Write out, unchanged, the lines from the one holding "A wearable-device report is being interpreted by a coach. A" to the close of the listing. Both the first and last lines belong in it.

*** Source material ***

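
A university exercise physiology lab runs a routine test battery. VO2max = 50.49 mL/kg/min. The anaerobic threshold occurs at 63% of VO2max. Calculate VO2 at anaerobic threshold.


AT fraction = 63 / 100 = 0.63
AT VO2 = 50.49 * 0.63
= 31.81 mL/kg/min

31.81 mL/kg/min


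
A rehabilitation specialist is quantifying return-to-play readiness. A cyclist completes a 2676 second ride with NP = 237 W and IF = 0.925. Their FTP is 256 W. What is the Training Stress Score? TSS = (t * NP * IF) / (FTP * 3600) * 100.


t * NP * IF = 2676 * 237 * 0.925 = 586646.1
FTP * 3600 = 921600
TSS = (586646.1 / 921600) * 100 = 63.66

63.66 TSS


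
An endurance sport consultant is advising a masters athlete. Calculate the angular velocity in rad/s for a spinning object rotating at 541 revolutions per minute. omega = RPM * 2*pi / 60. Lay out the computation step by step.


omega = RPM * 2*pi / 60
= 541 * 6.28318531 / 60
= 56.653 rad/s

56.653 rad/s


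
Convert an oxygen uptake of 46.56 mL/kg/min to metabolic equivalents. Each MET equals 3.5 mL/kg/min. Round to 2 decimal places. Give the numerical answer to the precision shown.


One MET = 3.5 mL/kg/min
Number of METs = 46.56 / 3.5
= 13.3 METs

13.3 METs


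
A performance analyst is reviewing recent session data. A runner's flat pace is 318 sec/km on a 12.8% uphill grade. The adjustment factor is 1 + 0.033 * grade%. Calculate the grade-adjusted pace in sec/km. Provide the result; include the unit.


Factor = 1 + 0.033 * 12.8 = 1.4224
Adjusted pace = 318 * 1.4224
= 452.32 sec/km

452.32 s/km


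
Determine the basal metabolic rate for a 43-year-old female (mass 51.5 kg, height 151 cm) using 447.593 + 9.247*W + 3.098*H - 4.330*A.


BMR = 447.593 + 9.247*51.5 + 3.098*151 - 4.330*43
= 1205.42 kcal/day

1205.42 kcal/day


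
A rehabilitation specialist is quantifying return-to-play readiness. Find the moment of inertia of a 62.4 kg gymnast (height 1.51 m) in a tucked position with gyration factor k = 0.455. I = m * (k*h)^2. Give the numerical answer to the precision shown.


Radius of gyration = 0.455 * 1.51 = 0.68705 m
I = 62.4 * 0.68705^2
= 62.4 * 0.472038
= 29.455 kg*m^2

29.455 kg*m^2


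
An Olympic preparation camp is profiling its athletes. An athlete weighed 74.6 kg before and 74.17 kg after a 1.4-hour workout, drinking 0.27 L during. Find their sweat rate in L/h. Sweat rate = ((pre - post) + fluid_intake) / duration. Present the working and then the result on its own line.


Body mass change = 0.43 kg
Total sweat loss = 0.43 + 0.27 = 0.7 L
Rate = 0.7 / 1.4 = 0.5 L/h

0.5 L/h


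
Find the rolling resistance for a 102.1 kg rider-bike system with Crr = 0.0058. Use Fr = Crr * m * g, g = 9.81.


m * g = 102.1 * 9.81 = 1001.601 N
Fr = 0.0058 * 1001.601 = 5.809 N

5.809 N


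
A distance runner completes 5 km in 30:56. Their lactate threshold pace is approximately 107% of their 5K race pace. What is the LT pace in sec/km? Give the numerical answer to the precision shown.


Convert to seconds: 30 min 56 s = 1856 s
Pace per km = 1856 / 5 = 371.2 s/km
LT pace = 371.2 * 1.07 = 397.18 s/km

397.18 s/km


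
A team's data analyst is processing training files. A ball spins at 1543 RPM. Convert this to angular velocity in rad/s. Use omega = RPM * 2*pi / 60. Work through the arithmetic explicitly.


omega = 1543 * 2 * pi / 60
= 1543 * 6.28318531 / 60
= 9694.955 / 60
= 161.583 rad/s

161.583 rad/s


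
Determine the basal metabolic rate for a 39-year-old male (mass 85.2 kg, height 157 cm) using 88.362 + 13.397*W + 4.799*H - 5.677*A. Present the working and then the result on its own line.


BMR = 88.362 + 13.397*85.2 + 4.799*157 - 5.677*39
= 1761.83 kcal/day

1761.83 kcal/day


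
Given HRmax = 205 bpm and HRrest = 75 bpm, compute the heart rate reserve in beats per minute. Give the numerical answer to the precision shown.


Heart rate reserve = maximum HR minus resting HR
HRR = 205 - 75 = 130 bpm

130 bpm


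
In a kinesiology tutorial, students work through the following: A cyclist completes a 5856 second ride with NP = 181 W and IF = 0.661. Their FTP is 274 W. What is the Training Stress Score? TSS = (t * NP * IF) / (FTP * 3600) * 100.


t * NP * IF = 5856 * 181 * 0.661 = 700617.696
FTP * 3600 = 986400
TSS = (700617.696 / 986400) * 100 = 71.03

71.03 TSS


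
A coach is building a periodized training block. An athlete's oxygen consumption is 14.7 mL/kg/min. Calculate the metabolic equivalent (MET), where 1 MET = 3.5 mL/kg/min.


MET = VO2 / 3.5
= 14.7 / 3.5
= 4.2 METs

4.2 METs


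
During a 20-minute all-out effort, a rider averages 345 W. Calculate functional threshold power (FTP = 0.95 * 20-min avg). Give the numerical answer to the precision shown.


FTP = 0.95 * 345
= 327.75 W

327.75 W


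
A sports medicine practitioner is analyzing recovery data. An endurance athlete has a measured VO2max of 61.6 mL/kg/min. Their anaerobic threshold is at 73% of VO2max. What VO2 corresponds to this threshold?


Anaerobic threshold VO2 = VO2max * 73%
= 61.6 * 0.73
= 44.97 mL/kg/min

44.97 mL/kg/min


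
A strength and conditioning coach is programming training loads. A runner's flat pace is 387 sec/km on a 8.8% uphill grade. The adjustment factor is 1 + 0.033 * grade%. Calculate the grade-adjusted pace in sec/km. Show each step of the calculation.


Factor = 1 + 0.033 * 8.8 = 1.2904
Adjusted pace = 387 * 1.2904
= 499.38 sec/km

499.38 s/km


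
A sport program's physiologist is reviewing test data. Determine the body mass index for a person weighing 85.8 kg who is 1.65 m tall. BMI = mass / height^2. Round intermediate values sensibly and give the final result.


BMI = mass / height^2
= 85.8 / 1.65^2
= 85.8 / 2.7225
= 31.52 kg/m^2

31.52 kg/m^2


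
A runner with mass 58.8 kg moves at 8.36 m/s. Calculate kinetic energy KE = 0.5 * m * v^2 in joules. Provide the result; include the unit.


v^2 = 8.36^2 = 69.8896
KE = 0.5 * 58.8 * 69.8896
= 2054.75 J

2054.75 J


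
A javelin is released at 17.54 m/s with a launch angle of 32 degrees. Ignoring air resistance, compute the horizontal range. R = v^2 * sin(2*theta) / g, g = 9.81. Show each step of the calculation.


Launch speed squared = 307.6516
sin(2 * 32 deg) = 0.898794
Range = 307.6516 * 0.898794 / 9.81
= 28.187 m

28.187 m


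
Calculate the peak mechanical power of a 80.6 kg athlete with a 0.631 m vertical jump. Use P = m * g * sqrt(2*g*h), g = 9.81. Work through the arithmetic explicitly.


First, sqrt(2gh) = sqrt(2 * 9.81 * 0.631)
= sqrt(12.38022) = 3.518554 m/s
Power = 80.6 * 9.81 * 3.518554 = 2782.07 W

2782.07 W


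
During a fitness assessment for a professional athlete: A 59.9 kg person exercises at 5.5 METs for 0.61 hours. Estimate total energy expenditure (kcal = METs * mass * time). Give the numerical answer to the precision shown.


Energy = METs * mass(kg) * time(h)
= 5.5 * 59.9 * 0.61
= 200.96 kcal

200.96 kcal


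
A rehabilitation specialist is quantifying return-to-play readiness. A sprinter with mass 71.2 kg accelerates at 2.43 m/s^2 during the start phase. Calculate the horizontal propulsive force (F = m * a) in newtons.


F = m * a
= 71.2 * 2.43
= 173.02 N

173.02 N


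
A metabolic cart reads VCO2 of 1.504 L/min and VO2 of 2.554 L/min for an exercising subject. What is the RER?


RER = VCO2 / VO2 = 1.504 / 2.554 = 0.5889

0.5889


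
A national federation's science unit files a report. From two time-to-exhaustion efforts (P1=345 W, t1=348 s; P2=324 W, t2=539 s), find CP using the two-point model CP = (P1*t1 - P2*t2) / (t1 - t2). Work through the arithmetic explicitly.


Work in trial 1 = 120060 J
Work in trial 2 = 174636 J
Delta work = -54576 J
Delta time = -191 s
CP = -54576 / -191 = 285.74 W

285.74 W


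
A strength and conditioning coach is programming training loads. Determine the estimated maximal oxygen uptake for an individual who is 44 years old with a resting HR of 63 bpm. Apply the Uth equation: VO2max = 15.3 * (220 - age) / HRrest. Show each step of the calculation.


HRmax = 220 - 44 = 176
VO2max = 15.3 * (176 / 63)
= 15.3 * 2.7937
= 42.74 mL/kg/min

42.74 mL/kg/min


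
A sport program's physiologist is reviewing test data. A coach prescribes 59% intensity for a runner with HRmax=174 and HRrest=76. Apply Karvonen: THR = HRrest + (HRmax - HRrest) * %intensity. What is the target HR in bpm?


Heart rate reserve = 174 - 76 = 98
Intensity fraction = 59 / 100 = 0.59
THR = 76 + 98 * 0.59 = 133.82 bpm

133.82 bpm


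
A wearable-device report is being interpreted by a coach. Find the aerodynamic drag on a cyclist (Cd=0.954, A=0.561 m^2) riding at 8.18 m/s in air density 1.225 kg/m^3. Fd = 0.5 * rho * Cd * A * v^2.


Fd = 0.5 * 1.225 * 0.954 * 0.561 * 8.18^2
= 0.5 * 1.225 * 0.954 * 0.561 * 66.9124
= 21.934 N

21.934 N


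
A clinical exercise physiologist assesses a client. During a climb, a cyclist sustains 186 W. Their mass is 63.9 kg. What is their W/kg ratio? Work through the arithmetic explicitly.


Power-to-weight = 186 W / 63.9 kg
= 2.911 W/kg

2.911 W/kg


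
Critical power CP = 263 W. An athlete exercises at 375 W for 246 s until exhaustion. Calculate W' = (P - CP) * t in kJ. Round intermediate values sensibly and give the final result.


P - CP = 375 - 263 = 112 W
W' = 112 * 246 = 27552 J
= 27552 / 1000 = 27.552 kJ

27.552 kJ


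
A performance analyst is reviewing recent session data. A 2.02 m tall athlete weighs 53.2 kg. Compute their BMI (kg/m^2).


height^2 = 4.0804 m^2
BMI = 53.2 / 4.0804 = 13.04 kg/m^2

13.04 kg/m^2


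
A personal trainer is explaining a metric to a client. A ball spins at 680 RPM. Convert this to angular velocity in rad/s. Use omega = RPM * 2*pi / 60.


omega = 680 * 2 * pi / 60
= 680 * 6.28318531 / 60
= 4272.566 / 60
= 71.209 rad/s

71.209 rad/s


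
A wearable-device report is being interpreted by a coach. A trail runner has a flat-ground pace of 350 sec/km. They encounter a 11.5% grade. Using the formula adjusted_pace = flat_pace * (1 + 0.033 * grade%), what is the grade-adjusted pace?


Grade factor = 1 + 0.033 * 11.5 = 1.3795
Adjusted = 350 * 1.3795 = 482.83 sec/km

482.83 s/km


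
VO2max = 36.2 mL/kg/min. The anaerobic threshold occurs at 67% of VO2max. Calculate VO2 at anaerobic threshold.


AT fraction = 67 / 100 = 0.67
AT VO2 = 36.2 * 0.67
= 24.25 mL/kg/min

24.25 mL/kg/min


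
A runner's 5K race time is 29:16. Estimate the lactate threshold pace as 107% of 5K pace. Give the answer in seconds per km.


Total race time = 29*60 + 16 = 1756 seconds
5K pace = 1756 / 5 = 351.2 sec/km
LT pace = 351.2 * 1.07 = 375.78 sec/km

375.78 s/km


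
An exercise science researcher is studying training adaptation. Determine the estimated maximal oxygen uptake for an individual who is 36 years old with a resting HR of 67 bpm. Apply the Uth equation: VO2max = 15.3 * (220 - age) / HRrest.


HRmax = 220 - 36 = 184
VO2max = 15.3 * (184 / 67)
= 15.3 * 2.7463
= 42.02 mL/kg/min

42.02 mL/kg/min


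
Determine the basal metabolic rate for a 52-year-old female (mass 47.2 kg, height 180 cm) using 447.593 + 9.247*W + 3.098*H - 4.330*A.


BMR = 447.593 + 9.247*47.2 + 3.098*180 - 4.330*52
= 1216.53 kcal/day

1216.53 kcal/day


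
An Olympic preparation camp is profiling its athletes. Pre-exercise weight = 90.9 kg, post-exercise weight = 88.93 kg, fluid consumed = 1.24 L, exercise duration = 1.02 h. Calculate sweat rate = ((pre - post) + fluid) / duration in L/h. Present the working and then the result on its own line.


Weight loss = 90.9 - 88.93 = 1.97 kg (approx L)
Total sweat = 1.97 + 1.24 = 3.21 L
Sweat rate = 3.21 / 1.02 = 3.147 L/h

3.147 L/h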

*** End of Source material ***

> _Solution below_:
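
A wearable-device report is being interpreted by a coach. A trail runner has a flat-ground pace of 350 sec/km. They encounter a 11.5% grade. Using the formula adjusted_pace = flat_pace * (1 + 0.033 * grade%), what is the grade-adjusted pace?


Grade factor = 1 + 0.033 * 11.5 = 1.3795
Adjusted = 350 * 1.3795 = 482.83 sec/km

482.83 s/km


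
VO2max = 36.2 mL/kg/min. The anaerobic threshold occurs at 67% of VO2max. Calculate VO2 at anaerobic threshold.


AT fraction = 67 / 100 = 0.67
AT VO2 = 36.2 * 0.67
= 24.25 mL/kg/min

24.25 mL/kg/min


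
A runner's 5K race time is 29:16. Estimate the lactate threshold pace as 107% of 5K pace. Give the answer in seconds per km.


Total race time = 29*60 + 16 = 1756 seconds
5K pace = 1756 / 5 = 351.2 sec/km
LT pace = 351.2 * 1.07 = 375.78 sec/km

375.78 s/km


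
An exercise science researcher is studying training adaptation. Determine the estimated maximal oxygen uptake for an individual who is 36 years old with a resting HR of 67 bpm. Apply the Uth equation: VO2max = 15.3 * (220 - age) / HRrest.


HRmax = 220 - 36 = 184
VO2max = 15.3 * (184 / 67)
= 15.3 * 2.7463
= 42.02 mL/kg/min

42.02 mL/kg/min


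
Determine the basal metabolic rate for a 52-year-old female (mass 47.2 kg, height 180 cm) using 447.593 + 9.247*W + 3.098*H - 4.330*A.


BMR = 447.593 + 9.247*47.2 + 3.098*180 - 4.330*52
= 1216.53 kcal/day

1216.53 kcal/day


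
An Olympic preparation camp is profiling its athletes. Pre-exercise weight = 90.9 kg, post-exercise weight = 88.93 kg, fluid consumed = 1.24 L, exercise duration = 1.02 h. Calculate sweat rate = ((pre - post) + fluid) / duration in L/h. Present the working and then the result on its own line.


Weight loss = 90.9 - 88.93 = 1.97 kg (approx L)
Total sweat = 1.97 + 1.24 = 3.21 L
Sweat rate = 3.21 / 1.02 = 3.147 L/h

3.147 L/h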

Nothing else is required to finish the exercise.